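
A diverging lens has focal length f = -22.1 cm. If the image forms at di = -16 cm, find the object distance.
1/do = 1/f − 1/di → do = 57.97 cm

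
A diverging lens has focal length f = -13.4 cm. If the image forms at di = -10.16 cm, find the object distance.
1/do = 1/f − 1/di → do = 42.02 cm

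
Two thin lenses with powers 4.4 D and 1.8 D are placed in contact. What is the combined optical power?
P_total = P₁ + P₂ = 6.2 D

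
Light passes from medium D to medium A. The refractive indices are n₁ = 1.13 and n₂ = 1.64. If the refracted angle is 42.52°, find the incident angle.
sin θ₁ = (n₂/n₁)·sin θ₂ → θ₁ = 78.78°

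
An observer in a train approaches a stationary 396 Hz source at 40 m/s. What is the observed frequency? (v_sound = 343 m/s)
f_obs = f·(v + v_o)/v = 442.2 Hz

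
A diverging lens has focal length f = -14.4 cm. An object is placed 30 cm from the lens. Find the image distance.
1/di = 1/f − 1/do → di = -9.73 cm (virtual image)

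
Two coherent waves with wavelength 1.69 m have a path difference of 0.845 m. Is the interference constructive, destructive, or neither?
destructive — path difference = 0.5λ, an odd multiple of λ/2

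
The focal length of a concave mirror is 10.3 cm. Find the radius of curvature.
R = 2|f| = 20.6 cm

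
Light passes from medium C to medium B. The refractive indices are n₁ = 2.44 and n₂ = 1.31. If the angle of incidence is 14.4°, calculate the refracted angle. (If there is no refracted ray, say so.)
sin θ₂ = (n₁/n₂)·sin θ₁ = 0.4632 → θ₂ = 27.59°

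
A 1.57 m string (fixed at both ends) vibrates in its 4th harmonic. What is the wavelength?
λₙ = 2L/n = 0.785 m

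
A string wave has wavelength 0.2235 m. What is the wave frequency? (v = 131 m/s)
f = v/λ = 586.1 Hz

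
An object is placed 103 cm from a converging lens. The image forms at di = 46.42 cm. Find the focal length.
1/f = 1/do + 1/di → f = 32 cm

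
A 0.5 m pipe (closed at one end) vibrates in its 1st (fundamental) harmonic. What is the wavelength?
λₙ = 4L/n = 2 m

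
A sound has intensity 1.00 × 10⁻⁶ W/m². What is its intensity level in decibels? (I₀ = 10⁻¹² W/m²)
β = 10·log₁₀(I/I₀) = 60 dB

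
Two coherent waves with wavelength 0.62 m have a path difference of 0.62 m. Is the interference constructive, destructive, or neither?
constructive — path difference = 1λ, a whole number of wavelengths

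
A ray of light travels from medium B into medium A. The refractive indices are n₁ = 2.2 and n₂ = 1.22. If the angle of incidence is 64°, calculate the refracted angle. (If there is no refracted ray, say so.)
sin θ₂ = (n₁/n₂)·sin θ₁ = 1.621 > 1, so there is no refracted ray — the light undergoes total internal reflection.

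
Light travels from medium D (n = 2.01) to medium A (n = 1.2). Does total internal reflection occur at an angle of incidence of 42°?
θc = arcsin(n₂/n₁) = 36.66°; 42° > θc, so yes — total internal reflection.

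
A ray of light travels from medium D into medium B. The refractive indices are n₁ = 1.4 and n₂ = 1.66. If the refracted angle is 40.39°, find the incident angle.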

• _PROBLEM_: Copy out the whole listing exactly as written.

• _RESULT OF THE EXERCISE_:
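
A diverging lens has focal length f = -22.1 cm. If the image forms at di = -16 cm, find the object distance.
1/do = 1/f − 1/di → do = 57.97 cm

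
A diverging lens has focal length f = -13.4 cm. If the image forms at di = -10.16 cm, find the object distance.
1/do = 1/f − 1/di → do = 42.02 cm

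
Two thin lenses with powers 4.4 D and 1.8 D are placed in contact. What is the combined optical power?
P_total = P₁ + P₂ = 6.2 D

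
Light passes from medium D to medium A. The refractive indices are n₁ = 1.13 and n₂ = 1.64. If the refracted angle is 42.52°, find the incident angle.
sin θ₁ = (n₂/n₁)·sin θ₂ → θ₁ = 78.78°

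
An observer in a train approaches a stationary 396 Hz source at 40 m/s. What is the observed frequency? (v_sound = 343 m/s)
f_obs = f·(v + v_o)/v = 442.2 Hz

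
A diverging lens has focal length f = -14.4 cm. An object is placed 30 cm from the lens. Find the image distance.
1/di = 1/f − 1/do → di = -9.73 cm (virtual image)

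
Two coherent waves with wavelength 1.69 m have a path difference of 0.845 m. Is the interference constructive, destructive, or neither?
destructive — path difference = 0.5λ, an odd multiple of λ/2

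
The focal length of a concave mirror is 10.3 cm. Find the radius of curvature.
R = 2|f| = 20.6 cm

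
Light passes from medium C to medium B. The refractive indices are n₁ = 2.44 and n₂ = 1.31. If the angle of incidence is 14.4°, calculate the refracted angle. (If there is no refracted ray, say so.)
sin θ₂ = (n₁/n₂)·sin θ₁ = 0.4632 → θ₂ = 27.59°

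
A 1.57 m string (fixed at both ends) vibrates in its 4th harmonic. What is the wavelength?
λₙ = 2L/n = 0.785 m

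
A string wave has wavelength 0.2235 m. What is the wave frequency? (v = 131 m/s)
f = v/λ = 586.1 Hz

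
An object is placed 103 cm from a converging lens. The image forms at di = 46.42 cm. Find the focal length.
1/f = 1/do + 1/di → f = 32 cm

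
A 0.5 m pipe (closed at one end) vibrates in its 1st (fundamental) harmonic. What is the wavelength?
λₙ = 4L/n = 2 m

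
A sound has intensity 1.00 × 10⁻⁶ W/m². What is its intensity level in decibels? (I₀ = 10⁻¹² W/m²)
β = 10·log₁₀(I/I₀) = 60 dB

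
Two coherent waves with wavelength 0.62 m have a path difference of 0.62 m. Is the interference constructive, destructive, or neither?
constructive — path difference = 1λ, a whole number of wavelengths

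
A ray of light travels from medium B into medium A. The refractive indices are n₁ = 2.2 and n₂ = 1.22. If the angle of incidence is 64°, calculate the refracted angle. (If there is no refracted ray, say so.)
sin θ₂ = (n₁/n₂)·sin θ₁ = 1.621 > 1, so there is no refracted ray — the light undergoes total internal reflection.

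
Light travels from medium D (n = 2.01) to medium A (n = 1.2). Does total internal reflection occur at an angle of incidence of 42°?
θc = arcsin(n₂/n₁) = 36.66°; 42° > θc, so yes — total internal reflection.

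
A ray of light travels from medium D into medium B. The refractive indices are n₁ = 1.4 and n₂ = 1.66. If the refracted angle is 40.39°, find the incident angle.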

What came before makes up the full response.